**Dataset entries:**

────────────────

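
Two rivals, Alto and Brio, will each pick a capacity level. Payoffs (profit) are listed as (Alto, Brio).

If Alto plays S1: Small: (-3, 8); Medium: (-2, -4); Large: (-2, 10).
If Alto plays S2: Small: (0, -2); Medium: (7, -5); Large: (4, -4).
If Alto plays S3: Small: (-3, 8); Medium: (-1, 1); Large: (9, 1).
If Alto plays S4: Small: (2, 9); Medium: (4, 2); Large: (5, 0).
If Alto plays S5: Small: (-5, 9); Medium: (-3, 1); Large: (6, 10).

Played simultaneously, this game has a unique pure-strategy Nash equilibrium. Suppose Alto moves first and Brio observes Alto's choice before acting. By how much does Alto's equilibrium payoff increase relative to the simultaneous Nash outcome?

Solve by backward induction (Alto leads).
- S1: Brio compares 8, -4, 10 and picks Large; Alto would get -2.
- S2: Brio compares -2, -5, -4 and picks Small; Alto would get 0.
- S3: Brio compares 8, 1, 1 and picks Small; Alto would get -3.
- S4: Brio compares 9, 2, 0 and picks Small; Alto would get 2.
- S5: Brio compares 9, 1, 10 and picks Large; Alto would get 6.
Maximizing over -2, 0, -3, 2, 6, Alto chooses S5. Subgame-perfect outcome: (S5, Large) with payoffs (6, 10).
For the simultaneous game, intersect best replies.
Alto's best replies: Small→S4; Medium→S2; Large→S3.
Brio's best replies: S1→Large; S2→Small; S3→Small; S4→Small; S5→Large.
Only (S4, Small) has each player best-responding; Nash payoffs (2, 9).
Alto's commitment gain: 6 − 2 = 4.

4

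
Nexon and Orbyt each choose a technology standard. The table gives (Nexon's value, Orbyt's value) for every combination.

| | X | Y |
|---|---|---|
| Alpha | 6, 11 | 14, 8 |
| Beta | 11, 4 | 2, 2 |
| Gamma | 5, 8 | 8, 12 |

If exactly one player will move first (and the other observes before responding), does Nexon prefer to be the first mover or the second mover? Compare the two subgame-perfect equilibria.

second

If Nexon leads: Orbyt's best replies are Alpha→X, Beta→X, Gamma→Y; Nexon's induced payoffs 6, 11, 8; outcome (Beta, X), payoffs (11, 4).
If Orbyt leads: Nexon's best replies are X→Beta, Y→Alpha; Orbyt's induced payoffs 4, 8; outcome (Alpha, Y), payoffs (14, 8).
Nexon gets 11 moving first and 14 moving second, so Nexon prefers to move second.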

────────────────

**WORK REQUIRED:**
Where a line contains "If Alto plays S1: Small: (-3, 8);", begin there and output each line through the end of the data above, exactly; give no other lines.

**OUTPUT OF THE EXERCISE:**
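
If Alto plays S1: Small: (-3, 8); Medium: (-2, -4); Large: (-2, 10).
If Alto plays S2: Small: (0, -2); Medium: (7, -5); Large: (4, -4).
If Alto plays S3: Small: (-3, 8); Medium: (-1, 1); Large: (9, 1).
If Alto plays S4: Small: (2, 9); Medium: (4, 2); Large: (5, 0).
If Alto plays S5: Small: (-5, 9); Medium: (-3, 1); Large: (6, 10).

Played simultaneously, this game has a unique pure-strategy Nash equilibrium. Suppose Alto moves first and Brio observes Alto's choice before acting. By how much does Alto's equilibrium payoff increase relative to the simultaneous Nash outcome?

Solve by backward induction (Alto leads).
- S1: Brio compares 8, -4, 10 and picks Large; Alto would get -2.
- S2: Brio compares -2, -5, -4 and picks Small; Alto would get 0.
- S3: Brio compares 8, 1, 1 and picks Small; Alto would get -3.
- S4: Brio compares 9, 2, 0 and picks Small; Alto would get 2.
- S5: Brio compares 9, 1, 10 and picks Large; Alto would get 6.
Maximizing over -2, 0, -3, 2, 6, Alto chooses S5. Subgame-perfect outcome: (S5, Large) with payoffs (6, 10).
For the simultaneous game, intersect best replies.
Alto's best replies: Small→S4; Medium→S2; Large→S3.
Brio's best replies: S1→Large; S2→Small; S3→Small; S4→Small; S5→Large.
Only (S4, Small) has each player best-responding; Nash payoffs (2, 9).
Alto's commitment gain: 6 − 2 = 4.

4

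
Nexon and Orbyt each choose a technology standard. The table gives (Nexon's value, Orbyt's value) for every combination.

| | X | Y |
|---|---|---|
| Alpha | 6, 11 | 14, 8 |
| Beta | 11, 4 | 2, 2 |
| Gamma | 5, 8 | 8, 12 |

If exactly one player will move first (and the other observes before responding), does Nexon prefer to be the first mover or the second mover? Compare the two subgame-perfect equilibria.

second

If Nexon leads: Orbyt's best replies are Alpha→X, Beta→X, Gamma→Y; Nexon's induced payoffs 6, 11, 8; outcome (Beta, X), payoffs (11, 4).
If Orbyt leads: Nexon's best replies are X→Beta, Y→Alpha; Orbyt's induced payoffs 4, 8; outcome (Alpha, Y), payoffs (14, 8).
Nexon gets 11 moving first and 14 moving second, so Nexon prefers to move second.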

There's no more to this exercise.